**What to do**.
Line by line, write out the material exactly.

**Records provided**.
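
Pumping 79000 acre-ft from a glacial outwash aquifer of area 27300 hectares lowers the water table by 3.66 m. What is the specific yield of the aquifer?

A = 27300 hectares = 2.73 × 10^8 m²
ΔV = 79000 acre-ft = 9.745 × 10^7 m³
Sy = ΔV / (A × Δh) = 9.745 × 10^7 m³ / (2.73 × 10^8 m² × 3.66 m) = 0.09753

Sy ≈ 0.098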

**Answer for the task**.
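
Pumping 79000 acre-ft from a glacial outwash aquifer of area 27300 hectares lowers the water table by 3.66 m. What is the specific yield of the aquifer?

A = 27300 hectares = 2.73 × 10^8 m²
ΔV = 79000 acre-ft = 9.745 × 10^7 m³
Sy = ΔV / (A × Δh) = 9.745 × 10^7 m³ / (2.73 × 10^8 m² × 3.66 m) = 0.09753

Sy ≈ 0.098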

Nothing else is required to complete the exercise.